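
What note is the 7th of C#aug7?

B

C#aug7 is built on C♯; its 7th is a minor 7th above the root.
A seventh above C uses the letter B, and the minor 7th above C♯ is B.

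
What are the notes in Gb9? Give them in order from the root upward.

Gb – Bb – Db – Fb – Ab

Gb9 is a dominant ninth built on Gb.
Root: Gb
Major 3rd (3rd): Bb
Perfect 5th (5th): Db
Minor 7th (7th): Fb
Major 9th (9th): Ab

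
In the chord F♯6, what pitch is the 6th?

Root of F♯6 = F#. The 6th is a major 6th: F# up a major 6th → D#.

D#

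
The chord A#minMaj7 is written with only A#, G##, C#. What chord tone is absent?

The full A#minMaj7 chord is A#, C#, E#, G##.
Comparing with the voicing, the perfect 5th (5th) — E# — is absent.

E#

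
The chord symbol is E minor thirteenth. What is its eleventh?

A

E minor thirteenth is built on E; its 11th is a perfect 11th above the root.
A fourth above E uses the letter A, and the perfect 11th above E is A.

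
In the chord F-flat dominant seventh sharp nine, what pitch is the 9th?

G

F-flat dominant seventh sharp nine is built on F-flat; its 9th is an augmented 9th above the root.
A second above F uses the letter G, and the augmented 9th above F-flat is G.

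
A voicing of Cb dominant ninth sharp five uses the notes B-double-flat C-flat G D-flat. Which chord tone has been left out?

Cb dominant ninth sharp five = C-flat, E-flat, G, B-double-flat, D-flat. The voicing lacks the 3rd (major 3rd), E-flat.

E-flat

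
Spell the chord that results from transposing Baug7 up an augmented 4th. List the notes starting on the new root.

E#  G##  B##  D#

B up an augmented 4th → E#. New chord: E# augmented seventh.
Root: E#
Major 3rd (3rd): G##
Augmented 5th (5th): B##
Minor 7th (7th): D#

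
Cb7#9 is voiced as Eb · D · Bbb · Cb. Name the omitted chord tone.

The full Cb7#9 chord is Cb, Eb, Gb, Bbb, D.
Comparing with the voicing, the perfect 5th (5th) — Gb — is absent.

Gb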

......

**The problem**
Would you give the entries back word for word?

**Written answer**
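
What note is the 7th of C#aug7?

B

C#aug7 is built on C♯; its 7th is a minor 7th above the root.
A seventh above C uses the letter B, and the minor 7th above C♯ is B.

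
What are the notes in Gb9? Give them in order from the root upward.

Gb – Bb – Db – Fb – Ab

Gb9 is a dominant ninth built on Gb.
Root: Gb
Major 3rd (3rd): Bb
Perfect 5th (5th): Db
Minor 7th (7th): Fb
Major 9th (9th): Ab

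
In the chord F♯6, what pitch is the 6th?

Root of F♯6 = F#. The 6th is a major 6th: F# up a major 6th → D#.

D#

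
The chord A#minMaj7 is written with only A#, G##, C#. What chord tone is absent?

The full A#minMaj7 chord is A#, C#, E#, G##.
Comparing with the voicing, the perfect 5th (5th) — E# — is absent.

E#

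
The chord symbol is E minor thirteenth. What is its eleventh?

A

E minor thirteenth is built on E; its 11th is a perfect 11th above the root.
A fourth above E uses the letter A, and the perfect 11th above E is A.

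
In the chord F-flat dominant seventh sharp nine, what pitch is the 9th?

G

F-flat dominant seventh sharp nine is built on F-flat; its 9th is an augmented 9th above the root.
A second above F uses the letter G, and the augmented 9th above F-flat is G.

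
A voicing of Cb dominant ninth sharp five uses the notes B-double-flat C-flat G D-flat. Which chord tone has been left out?

Cb dominant ninth sharp five = C-flat, E-flat, G, B-double-flat, D-flat. The voicing lacks the 3rd (major 3rd), E-flat.

E-flat

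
Spell the chord that results from transposing Baug7 up an augmented 4th. List the notes starting on the new root.

E#  G##  B##  D#

B up an augmented 4th → E#. New chord: E# augmented seventh.
Root: E#
Major 3rd (3rd): G##
Augmented 5th (5th): B##
Minor 7th (7th): D#

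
Cb7#9 is voiced as Eb · D · Bbb · Cb. Name the omitted chord tone.

The full Cb7#9 chord is Cb, Eb, Gb, Bbb, D.
Comparing with the voicing, the perfect 5th (5th) — Gb — is absent.

Gb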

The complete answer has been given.